(Records excerpted from a collection)
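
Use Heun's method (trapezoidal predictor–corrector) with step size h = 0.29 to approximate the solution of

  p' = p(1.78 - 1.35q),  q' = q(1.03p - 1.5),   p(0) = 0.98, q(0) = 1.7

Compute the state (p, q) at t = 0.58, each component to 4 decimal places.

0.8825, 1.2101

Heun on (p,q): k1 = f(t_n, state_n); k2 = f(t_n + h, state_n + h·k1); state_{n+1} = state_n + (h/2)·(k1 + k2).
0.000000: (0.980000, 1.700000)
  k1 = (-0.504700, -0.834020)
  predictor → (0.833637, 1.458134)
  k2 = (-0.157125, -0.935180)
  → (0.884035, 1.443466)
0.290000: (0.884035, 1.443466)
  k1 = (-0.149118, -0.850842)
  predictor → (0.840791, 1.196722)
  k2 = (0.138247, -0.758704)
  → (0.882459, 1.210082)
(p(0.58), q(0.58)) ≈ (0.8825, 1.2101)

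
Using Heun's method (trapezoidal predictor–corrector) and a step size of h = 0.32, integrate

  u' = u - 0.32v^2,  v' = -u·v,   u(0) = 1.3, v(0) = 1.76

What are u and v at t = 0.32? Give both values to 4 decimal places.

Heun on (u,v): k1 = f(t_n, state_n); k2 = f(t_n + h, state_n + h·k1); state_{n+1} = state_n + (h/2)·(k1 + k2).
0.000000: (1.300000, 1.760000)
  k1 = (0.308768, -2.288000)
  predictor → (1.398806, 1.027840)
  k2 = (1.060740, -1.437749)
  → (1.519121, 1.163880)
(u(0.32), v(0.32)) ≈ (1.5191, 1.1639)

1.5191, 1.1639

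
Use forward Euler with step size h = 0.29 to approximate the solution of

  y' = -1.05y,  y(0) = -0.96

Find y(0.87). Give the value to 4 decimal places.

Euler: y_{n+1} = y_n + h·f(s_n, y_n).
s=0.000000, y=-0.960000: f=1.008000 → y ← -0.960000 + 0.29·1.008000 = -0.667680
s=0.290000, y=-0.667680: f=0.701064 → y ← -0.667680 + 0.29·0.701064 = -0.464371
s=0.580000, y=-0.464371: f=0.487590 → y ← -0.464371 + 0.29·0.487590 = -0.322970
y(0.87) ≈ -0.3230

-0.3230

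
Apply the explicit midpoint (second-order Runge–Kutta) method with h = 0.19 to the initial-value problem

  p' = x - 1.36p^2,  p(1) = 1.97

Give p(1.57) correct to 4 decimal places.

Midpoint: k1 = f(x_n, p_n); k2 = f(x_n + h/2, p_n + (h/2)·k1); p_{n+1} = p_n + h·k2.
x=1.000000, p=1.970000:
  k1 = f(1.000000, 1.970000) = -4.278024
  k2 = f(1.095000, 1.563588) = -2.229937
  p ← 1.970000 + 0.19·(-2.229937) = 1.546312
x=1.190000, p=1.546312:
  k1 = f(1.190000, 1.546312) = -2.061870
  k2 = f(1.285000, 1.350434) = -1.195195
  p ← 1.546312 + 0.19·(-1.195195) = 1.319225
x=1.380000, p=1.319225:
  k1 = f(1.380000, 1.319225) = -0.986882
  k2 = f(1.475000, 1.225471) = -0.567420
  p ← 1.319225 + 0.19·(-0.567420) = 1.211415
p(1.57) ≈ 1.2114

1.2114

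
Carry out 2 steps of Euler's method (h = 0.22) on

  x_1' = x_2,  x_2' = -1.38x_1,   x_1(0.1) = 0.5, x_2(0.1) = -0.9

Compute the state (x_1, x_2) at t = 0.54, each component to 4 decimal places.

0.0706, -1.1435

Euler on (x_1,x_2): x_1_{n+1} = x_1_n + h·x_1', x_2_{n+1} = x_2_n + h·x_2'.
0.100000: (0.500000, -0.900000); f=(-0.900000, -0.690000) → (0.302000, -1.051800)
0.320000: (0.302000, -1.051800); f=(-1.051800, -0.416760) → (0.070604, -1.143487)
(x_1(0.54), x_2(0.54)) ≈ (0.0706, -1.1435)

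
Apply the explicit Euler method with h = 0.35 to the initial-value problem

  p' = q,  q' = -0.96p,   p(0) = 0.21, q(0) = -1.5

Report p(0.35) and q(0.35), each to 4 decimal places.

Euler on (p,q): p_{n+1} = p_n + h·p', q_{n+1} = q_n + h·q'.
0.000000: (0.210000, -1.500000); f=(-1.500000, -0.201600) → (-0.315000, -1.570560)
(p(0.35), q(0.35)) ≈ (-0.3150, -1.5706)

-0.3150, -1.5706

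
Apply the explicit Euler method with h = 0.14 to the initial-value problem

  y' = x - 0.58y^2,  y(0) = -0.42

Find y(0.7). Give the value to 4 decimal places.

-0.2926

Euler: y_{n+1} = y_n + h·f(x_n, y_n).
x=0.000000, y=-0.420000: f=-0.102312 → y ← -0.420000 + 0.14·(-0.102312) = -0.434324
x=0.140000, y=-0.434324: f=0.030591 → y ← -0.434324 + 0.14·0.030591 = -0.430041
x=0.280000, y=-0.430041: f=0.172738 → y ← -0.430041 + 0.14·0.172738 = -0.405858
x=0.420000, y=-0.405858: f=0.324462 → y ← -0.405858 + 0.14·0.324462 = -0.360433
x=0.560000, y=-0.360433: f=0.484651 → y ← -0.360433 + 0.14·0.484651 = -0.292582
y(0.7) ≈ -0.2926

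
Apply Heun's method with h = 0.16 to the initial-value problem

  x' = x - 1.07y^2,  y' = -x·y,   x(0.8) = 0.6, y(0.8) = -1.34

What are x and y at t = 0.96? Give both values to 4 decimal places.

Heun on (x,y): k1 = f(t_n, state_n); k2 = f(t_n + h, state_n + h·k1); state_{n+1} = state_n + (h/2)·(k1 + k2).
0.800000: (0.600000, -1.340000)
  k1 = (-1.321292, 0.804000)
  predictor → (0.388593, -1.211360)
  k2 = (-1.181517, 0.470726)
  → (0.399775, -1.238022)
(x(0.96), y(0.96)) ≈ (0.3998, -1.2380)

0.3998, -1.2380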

EXERCISE REQUIREMENTS: Each record shown above is to be given again exactly.

ANSWER TO THIS PROBLEM:
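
Use Heun's method (trapezoidal predictor–corrector) with step size h = 0.29 to approximate the solution of

  p' = p(1.78 - 1.35q),  q' = q(1.03p - 1.5),   p(0) = 0.98, q(0) = 1.7

Compute the state (p, q) at t = 0.58, each component to 4 decimal places.

0.8825, 1.2101

Heun on (p,q): k1 = f(t_n, state_n); k2 = f(t_n + h, state_n + h·k1); state_{n+1} = state_n + (h/2)·(k1 + k2).
0.000000: (0.980000, 1.700000)
  k1 = (-0.504700, -0.834020)
  predictor → (0.833637, 1.458134)
  k2 = (-0.157125, -0.935180)
  → (0.884035, 1.443466)
0.290000: (0.884035, 1.443466)
  k1 = (-0.149118, -0.850842)
  predictor → (0.840791, 1.196722)
  k2 = (0.138247, -0.758704)
  → (0.882459, 1.210082)
(p(0.58), q(0.58)) ≈ (0.8825, 1.2101)

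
Using Heun's method (trapezoidal predictor–corrector) and a step size of h = 0.32, integrate

  u' = u - 0.32v^2,  v' = -u·v,   u(0) = 1.3, v(0) = 1.76

What are u and v at t = 0.32? Give both values to 4 decimal places.

Heun on (u,v): k1 = f(t_n, state_n); k2 = f(t_n + h, state_n + h·k1); state_{n+1} = state_n + (h/2)·(k1 + k2).
0.000000: (1.300000, 1.760000)
  k1 = (0.308768, -2.288000)
  predictor → (1.398806, 1.027840)
  k2 = (1.060740, -1.437749)
  → (1.519121, 1.163880)
(u(0.32), v(0.32)) ≈ (1.5191, 1.1639)

1.5191, 1.1639

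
Use forward Euler with step size h = 0.29 to approximate the solution of

  y' = -1.05y,  y(0) = -0.96

Find y(0.87). Give the value to 4 decimal places.

Euler: y_{n+1} = y_n + h·f(s_n, y_n).
s=0.000000, y=-0.960000: f=1.008000 → y ← -0.960000 + 0.29·1.008000 = -0.667680
s=0.290000, y=-0.667680: f=0.701064 → y ← -0.667680 + 0.29·0.701064 = -0.464371
s=0.580000, y=-0.464371: f=0.487590 → y ← -0.464371 + 0.29·0.487590 = -0.322970
y(0.87) ≈ -0.3230

-0.3230

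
Apply the explicit midpoint (second-order Runge–Kutta) method with h = 0.19 to the initial-value problem

  p' = x - 1.36p^2,  p(1) = 1.97

Give p(1.57) correct to 4 decimal places.

Midpoint: k1 = f(x_n, p_n); k2 = f(x_n + h/2, p_n + (h/2)·k1); p_{n+1} = p_n + h·k2.
x=1.000000, p=1.970000:
  k1 = f(1.000000, 1.970000) = -4.278024
  k2 = f(1.095000, 1.563588) = -2.229937
  p ← 1.970000 + 0.19·(-2.229937) = 1.546312
x=1.190000, p=1.546312:
  k1 = f(1.190000, 1.546312) = -2.061870
  k2 = f(1.285000, 1.350434) = -1.195195
  p ← 1.546312 + 0.19·(-1.195195) = 1.319225
x=1.380000, p=1.319225:
  k1 = f(1.380000, 1.319225) = -0.986882
  k2 = f(1.475000, 1.225471) = -0.567420
  p ← 1.319225 + 0.19·(-0.567420) = 1.211415
p(1.57) ≈ 1.2114

1.2114

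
Carry out 2 steps of Euler's method (h = 0.22) on

  x_1' = x_2,  x_2' = -1.38x_1,   x_1(0.1) = 0.5, x_2(0.1) = -0.9

Compute the state (x_1, x_2) at t = 0.54, each component to 4 decimal places.

0.0706, -1.1435

Euler on (x_1,x_2): x_1_{n+1} = x_1_n + h·x_1', x_2_{n+1} = x_2_n + h·x_2'.
0.100000: (0.500000, -0.900000); f=(-0.900000, -0.690000) → (0.302000, -1.051800)
0.320000: (0.302000, -1.051800); f=(-1.051800, -0.416760) → (0.070604, -1.143487)
(x_1(0.54), x_2(0.54)) ≈ (0.0706, -1.1435)

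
Apply the explicit Euler method with h = 0.35 to the initial-value problem

  p' = q,  q' = -0.96p,   p(0) = 0.21, q(0) = -1.5

Report p(0.35) and q(0.35), each to 4 decimal places.

Euler on (p,q): p_{n+1} = p_n + h·p', q_{n+1} = q_n + h·q'.
0.000000: (0.210000, -1.500000); f=(-1.500000, -0.201600) → (-0.315000, -1.570560)
(p(0.35), q(0.35)) ≈ (-0.3150, -1.5706)

-0.3150, -1.5706

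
Apply the explicit Euler method with h = 0.14 to the initial-value problem

  y' = x - 0.58y^2,  y(0) = -0.42

Find y(0.7). Give the value to 4 decimal places.

-0.2926

Euler: y_{n+1} = y_n + h·f(x_n, y_n).
x=0.000000, y=-0.420000: f=-0.102312 → y ← -0.420000 + 0.14·(-0.102312) = -0.434324
x=0.140000, y=-0.434324: f=0.030591 → y ← -0.434324 + 0.14·0.030591 = -0.430041
x=0.280000, y=-0.430041: f=0.172738 → y ← -0.430041 + 0.14·0.172738 = -0.405858
x=0.420000, y=-0.405858: f=0.324462 → y ← -0.405858 + 0.14·0.324462 = -0.360433
x=0.560000, y=-0.360433: f=0.484651 → y ← -0.360433 + 0.14·0.484651 = -0.292582
y(0.7) ≈ -0.2926

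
Apply Heun's method with h = 0.16 to the initial-value problem

  x' = x - 1.07y^2,  y' = -x·y,   x(0.8) = 0.6, y(0.8) = -1.34

What are x and y at t = 0.96? Give both values to 4 decimal places.

Heun on (x,y): k1 = f(t_n, state_n); k2 = f(t_n + h, state_n + h·k1); state_{n+1} = state_n + (h/2)·(k1 + k2).
0.800000: (0.600000, -1.340000)
  k1 = (-1.321292, 0.804000)
  predictor → (0.388593, -1.211360)
  k2 = (-1.181517, 0.470726)
  → (0.399775, -1.238022)
(x(0.96), y(0.96)) ≈ (0.3998, -1.2380)

0.3998, -1.2380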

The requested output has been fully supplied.